[Saved entries]
● ● ● ● ●
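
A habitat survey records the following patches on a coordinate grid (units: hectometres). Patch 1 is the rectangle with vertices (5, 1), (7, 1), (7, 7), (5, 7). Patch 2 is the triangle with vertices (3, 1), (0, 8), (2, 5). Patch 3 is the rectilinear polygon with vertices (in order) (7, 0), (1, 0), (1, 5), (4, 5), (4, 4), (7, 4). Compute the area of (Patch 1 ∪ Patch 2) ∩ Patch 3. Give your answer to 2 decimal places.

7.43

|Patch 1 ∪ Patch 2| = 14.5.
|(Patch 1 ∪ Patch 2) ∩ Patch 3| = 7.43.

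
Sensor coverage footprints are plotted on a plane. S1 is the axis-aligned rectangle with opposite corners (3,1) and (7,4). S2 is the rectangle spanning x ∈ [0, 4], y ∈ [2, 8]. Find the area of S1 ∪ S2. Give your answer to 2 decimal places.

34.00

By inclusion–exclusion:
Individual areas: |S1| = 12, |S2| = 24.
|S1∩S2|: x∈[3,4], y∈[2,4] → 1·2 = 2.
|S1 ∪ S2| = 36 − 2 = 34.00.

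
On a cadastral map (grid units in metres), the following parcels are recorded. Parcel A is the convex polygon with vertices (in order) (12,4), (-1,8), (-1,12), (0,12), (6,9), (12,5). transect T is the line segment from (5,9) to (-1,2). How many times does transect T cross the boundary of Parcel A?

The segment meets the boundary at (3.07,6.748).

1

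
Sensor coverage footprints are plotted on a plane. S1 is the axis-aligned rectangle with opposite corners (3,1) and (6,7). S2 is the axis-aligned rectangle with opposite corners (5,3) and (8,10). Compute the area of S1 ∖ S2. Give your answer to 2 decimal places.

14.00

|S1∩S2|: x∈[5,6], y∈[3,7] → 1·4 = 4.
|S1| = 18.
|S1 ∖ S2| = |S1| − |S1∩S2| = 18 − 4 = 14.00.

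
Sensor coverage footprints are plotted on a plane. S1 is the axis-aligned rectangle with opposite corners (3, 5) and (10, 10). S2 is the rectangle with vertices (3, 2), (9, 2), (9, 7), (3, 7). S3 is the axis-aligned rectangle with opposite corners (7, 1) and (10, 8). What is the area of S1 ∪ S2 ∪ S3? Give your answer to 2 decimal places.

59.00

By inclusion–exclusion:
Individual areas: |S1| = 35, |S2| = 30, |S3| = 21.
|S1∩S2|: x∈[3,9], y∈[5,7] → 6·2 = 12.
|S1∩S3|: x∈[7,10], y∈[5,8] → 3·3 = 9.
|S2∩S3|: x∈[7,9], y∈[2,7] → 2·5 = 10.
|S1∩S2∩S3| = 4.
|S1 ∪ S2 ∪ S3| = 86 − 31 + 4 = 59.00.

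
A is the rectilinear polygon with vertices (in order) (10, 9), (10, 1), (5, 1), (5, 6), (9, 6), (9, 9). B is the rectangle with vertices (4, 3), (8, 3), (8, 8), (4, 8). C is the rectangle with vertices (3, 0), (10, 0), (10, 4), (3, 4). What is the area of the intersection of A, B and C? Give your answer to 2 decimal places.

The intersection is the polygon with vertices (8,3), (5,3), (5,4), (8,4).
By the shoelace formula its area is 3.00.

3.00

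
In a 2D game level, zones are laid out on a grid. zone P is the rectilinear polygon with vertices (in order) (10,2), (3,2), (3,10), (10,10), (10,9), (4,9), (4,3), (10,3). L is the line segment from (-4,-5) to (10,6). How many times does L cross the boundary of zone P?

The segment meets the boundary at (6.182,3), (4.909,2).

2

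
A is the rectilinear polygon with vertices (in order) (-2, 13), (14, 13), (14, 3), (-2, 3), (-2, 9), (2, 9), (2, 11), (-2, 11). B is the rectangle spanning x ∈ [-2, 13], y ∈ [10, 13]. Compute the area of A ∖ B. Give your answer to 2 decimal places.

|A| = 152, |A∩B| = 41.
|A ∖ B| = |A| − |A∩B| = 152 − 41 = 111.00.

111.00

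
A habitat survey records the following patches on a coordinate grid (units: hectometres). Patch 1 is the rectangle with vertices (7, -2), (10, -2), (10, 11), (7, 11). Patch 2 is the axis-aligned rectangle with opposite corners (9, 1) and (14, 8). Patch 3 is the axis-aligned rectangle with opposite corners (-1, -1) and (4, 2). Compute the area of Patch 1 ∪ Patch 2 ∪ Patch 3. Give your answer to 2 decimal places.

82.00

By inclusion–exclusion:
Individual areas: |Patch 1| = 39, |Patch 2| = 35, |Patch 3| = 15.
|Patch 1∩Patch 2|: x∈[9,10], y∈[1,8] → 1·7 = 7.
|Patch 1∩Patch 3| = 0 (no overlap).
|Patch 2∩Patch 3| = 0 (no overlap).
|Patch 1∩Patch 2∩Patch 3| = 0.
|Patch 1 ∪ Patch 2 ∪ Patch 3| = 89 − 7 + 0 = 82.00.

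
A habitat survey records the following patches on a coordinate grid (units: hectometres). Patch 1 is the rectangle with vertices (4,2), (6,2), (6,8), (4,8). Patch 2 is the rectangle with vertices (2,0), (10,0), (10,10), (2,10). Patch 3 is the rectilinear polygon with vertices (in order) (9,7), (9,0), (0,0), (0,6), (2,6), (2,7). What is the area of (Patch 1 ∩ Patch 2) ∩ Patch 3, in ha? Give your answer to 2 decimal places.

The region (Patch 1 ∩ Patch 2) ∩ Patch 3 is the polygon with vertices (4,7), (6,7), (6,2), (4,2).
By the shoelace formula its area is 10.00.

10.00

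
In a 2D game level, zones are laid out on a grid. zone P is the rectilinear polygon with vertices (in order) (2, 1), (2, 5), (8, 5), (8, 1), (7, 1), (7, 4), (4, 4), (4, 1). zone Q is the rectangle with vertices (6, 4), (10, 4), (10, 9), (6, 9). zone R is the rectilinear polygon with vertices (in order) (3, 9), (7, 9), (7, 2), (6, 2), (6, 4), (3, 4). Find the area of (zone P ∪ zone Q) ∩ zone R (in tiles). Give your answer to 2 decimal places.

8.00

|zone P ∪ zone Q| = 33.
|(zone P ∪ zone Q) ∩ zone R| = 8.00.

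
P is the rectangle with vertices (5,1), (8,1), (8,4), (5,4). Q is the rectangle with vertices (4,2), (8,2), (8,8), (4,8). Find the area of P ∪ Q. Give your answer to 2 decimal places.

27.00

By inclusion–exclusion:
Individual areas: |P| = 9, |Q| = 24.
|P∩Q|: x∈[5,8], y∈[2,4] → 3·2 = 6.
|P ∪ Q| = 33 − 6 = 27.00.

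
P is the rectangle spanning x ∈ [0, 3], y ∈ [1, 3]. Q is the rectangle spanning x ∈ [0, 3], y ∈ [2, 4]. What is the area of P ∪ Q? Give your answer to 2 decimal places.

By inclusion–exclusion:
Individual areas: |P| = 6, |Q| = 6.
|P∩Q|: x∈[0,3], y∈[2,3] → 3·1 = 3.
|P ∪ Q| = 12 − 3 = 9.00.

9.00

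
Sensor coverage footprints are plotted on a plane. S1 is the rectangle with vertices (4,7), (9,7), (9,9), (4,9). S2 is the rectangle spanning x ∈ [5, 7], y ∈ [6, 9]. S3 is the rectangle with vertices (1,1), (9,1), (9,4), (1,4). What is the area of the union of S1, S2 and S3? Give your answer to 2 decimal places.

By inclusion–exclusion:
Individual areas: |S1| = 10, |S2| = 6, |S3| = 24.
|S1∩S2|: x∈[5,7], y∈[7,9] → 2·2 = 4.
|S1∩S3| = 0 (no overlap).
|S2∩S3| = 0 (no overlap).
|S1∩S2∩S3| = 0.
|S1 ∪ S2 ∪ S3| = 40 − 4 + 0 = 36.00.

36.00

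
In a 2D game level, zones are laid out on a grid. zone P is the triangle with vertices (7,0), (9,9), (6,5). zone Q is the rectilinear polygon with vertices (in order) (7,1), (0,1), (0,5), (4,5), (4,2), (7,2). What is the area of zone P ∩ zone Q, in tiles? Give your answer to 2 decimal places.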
● ● ● ● ●
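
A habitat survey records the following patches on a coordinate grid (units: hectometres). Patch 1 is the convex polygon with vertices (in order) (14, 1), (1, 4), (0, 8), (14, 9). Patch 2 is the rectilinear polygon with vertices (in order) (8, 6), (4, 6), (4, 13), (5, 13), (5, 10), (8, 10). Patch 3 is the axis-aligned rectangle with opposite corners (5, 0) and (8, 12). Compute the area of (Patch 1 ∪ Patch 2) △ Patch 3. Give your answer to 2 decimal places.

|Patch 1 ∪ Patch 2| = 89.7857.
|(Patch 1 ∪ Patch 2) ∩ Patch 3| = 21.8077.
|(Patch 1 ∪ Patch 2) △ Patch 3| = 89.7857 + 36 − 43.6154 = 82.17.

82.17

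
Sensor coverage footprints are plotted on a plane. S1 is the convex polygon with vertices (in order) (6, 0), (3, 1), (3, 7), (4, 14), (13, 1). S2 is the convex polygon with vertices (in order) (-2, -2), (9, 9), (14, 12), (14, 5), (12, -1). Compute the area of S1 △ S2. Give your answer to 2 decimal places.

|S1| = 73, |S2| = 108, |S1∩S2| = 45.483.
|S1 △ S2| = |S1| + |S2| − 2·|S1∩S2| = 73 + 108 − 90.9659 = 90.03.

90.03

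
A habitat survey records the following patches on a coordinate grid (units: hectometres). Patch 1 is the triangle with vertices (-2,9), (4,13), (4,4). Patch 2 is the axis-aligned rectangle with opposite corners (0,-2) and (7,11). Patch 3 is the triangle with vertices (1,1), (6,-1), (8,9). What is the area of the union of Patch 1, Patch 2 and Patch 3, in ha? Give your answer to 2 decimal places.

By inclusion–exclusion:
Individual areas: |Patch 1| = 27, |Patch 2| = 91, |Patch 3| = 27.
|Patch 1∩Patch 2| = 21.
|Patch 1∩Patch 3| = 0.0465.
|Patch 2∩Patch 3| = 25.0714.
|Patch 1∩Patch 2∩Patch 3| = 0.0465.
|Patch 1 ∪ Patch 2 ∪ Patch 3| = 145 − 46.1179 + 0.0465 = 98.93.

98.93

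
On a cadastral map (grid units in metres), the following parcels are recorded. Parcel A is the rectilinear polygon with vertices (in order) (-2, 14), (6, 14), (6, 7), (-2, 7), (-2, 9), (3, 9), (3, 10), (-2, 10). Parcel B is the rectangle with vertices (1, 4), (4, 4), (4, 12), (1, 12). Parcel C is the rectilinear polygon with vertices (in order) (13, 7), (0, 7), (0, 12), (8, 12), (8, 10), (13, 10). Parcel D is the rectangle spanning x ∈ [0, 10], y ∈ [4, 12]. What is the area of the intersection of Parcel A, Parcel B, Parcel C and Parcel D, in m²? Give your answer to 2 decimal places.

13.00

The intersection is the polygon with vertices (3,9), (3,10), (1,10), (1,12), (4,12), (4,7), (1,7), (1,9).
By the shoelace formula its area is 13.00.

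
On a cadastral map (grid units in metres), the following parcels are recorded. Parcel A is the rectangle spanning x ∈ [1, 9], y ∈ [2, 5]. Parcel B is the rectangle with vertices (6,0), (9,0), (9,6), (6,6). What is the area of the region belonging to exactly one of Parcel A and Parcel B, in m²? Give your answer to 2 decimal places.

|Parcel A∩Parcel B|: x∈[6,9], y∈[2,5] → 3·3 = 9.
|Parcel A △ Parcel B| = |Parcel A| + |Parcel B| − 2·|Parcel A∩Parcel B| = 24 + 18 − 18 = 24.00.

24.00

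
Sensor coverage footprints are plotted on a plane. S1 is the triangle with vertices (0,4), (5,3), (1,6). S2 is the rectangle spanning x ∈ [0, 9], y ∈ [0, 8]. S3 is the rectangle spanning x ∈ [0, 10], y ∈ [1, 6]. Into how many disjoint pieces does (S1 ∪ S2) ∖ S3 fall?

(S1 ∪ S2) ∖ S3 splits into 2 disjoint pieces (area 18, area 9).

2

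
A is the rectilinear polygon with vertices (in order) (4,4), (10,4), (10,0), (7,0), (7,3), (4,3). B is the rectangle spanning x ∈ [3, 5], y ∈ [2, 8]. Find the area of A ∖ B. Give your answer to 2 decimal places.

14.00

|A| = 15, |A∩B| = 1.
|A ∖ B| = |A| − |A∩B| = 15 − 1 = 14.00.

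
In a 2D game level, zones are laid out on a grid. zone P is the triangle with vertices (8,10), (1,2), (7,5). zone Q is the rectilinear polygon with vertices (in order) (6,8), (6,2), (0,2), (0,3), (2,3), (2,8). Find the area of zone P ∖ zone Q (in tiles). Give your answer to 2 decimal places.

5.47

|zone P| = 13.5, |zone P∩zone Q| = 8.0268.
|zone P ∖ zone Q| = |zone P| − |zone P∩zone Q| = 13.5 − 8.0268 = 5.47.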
● ● ● ● ●
[TASK DIRECTIONS] Repeat the entries above verbatim, but only from the line that has "P is the rectangle spanning" down to the line that has "tiles? Give your answer to 2 decimal places.", inclusive.

[EXERCISE RESULT]
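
P is the rectangle spanning x ∈ [0, 3], y ∈ [1, 3]. Q is the rectangle spanning x ∈ [0, 3], y ∈ [2, 4]. What is the area of P ∪ Q? Give your answer to 2 decimal places.

By inclusion–exclusion:
Individual areas: |P| = 6, |Q| = 6.
|P∩Q|: x∈[0,3], y∈[2,3] → 3·1 = 3.
|P ∪ Q| = 12 − 3 = 9.00.

9.00

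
Sensor coverage footprints are plotted on a plane. S1 is the rectangle with vertices (4,7), (9,7), (9,9), (4,9). S2 is the rectangle spanning x ∈ [5, 7], y ∈ [6, 9]. S3 is the rectangle with vertices (1,1), (9,1), (9,4), (1,4). What is the area of the union of S1, S2 and S3? Give your answer to 2 decimal places.

By inclusion–exclusion:
Individual areas: |S1| = 10, |S2| = 6, |S3| = 24.
|S1∩S2|: x∈[5,7], y∈[7,9] → 2·2 = 4.
|S1∩S3| = 0 (no overlap).
|S2∩S3| = 0 (no overlap).
|S1∩S2∩S3| = 0.
|S1 ∪ S2 ∪ S3| = 40 − 4 + 0 = 36.00.

36.00

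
In a 2D game level, zones are laid out on a grid. zone P is the triangle with vertices (7,0), (9,9), (6,5). zone Q is the rectilinear polygon with vertices (in order) (7,1), (0,1), (0,5), (4,5), (4,2), (7,2). What is the area of zone P ∩ zone Q, in tiles? Give your answer to 2 decimal places.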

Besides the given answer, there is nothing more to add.